- Task requirements
The span to repeat in the listing below runs from the line containing "22 (1-indexed) in hex." to the line containing "The UTF-8 byte", inclusive. Repeat it exactly, and only it.
Start of The data
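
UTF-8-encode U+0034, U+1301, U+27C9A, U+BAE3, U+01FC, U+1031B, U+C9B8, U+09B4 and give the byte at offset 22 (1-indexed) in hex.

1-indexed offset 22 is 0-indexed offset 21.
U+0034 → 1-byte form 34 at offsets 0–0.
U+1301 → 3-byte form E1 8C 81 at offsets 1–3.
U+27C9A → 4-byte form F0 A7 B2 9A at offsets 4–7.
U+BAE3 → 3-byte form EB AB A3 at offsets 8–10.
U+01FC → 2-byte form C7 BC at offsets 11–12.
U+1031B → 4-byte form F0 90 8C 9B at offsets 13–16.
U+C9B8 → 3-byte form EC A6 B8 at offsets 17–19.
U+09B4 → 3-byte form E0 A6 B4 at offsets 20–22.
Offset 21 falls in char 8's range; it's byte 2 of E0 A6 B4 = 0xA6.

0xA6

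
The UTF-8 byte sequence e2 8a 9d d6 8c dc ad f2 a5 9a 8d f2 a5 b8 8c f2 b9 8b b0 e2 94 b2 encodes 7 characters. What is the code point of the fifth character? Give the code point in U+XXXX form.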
End of The data
Start of The data
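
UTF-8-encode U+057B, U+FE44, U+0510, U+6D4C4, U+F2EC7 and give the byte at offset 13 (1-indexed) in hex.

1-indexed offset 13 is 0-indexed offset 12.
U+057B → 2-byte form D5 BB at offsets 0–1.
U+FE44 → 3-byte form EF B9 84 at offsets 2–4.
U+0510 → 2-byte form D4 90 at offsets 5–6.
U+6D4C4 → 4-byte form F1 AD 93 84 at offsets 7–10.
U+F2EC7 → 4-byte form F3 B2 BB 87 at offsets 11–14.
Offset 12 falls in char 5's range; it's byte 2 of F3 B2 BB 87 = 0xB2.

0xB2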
End of The data
- Solution to the exercise
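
UTF-8-encode U+0034, U+1301, U+27C9A, U+BAE3, U+01FC, U+1031B, U+C9B8, U+09B4 and give the byte at offset 22 (1-indexed) in hex.

1-indexed offset 22 is 0-indexed offset 21.
U+0034 → 1-byte form 34 at offsets 0–0.
U+1301 → 3-byte form E1 8C 81 at offsets 1–3.
U+27C9A → 4-byte form F0 A7 B2 9A at offsets 4–7.
U+BAE3 → 3-byte form EB AB A3 at offsets 8–10.
U+01FC → 2-byte form C7 BC at offsets 11–12.
U+1031B → 4-byte form F0 90 8C 9B at offsets 13–16.
U+C9B8 → 3-byte form EC A6 B8 at offsets 17–19.
U+09B4 → 3-byte form E0 A6 B4 at offsets 20–22.
Offset 21 falls in char 8's range; it's byte 2 of E0 A6 B4 = 0xA6.

0xA6

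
The UTF-8 byte sequence e2 8a 9d d6 8c dc ad f2 a5 9a 8d f2 a5 b8 8c f2 b9 8b b0 e2 94 b2 encodes 7 characters. What is the code point of the fifth character? Give the code point in U+XXXX form.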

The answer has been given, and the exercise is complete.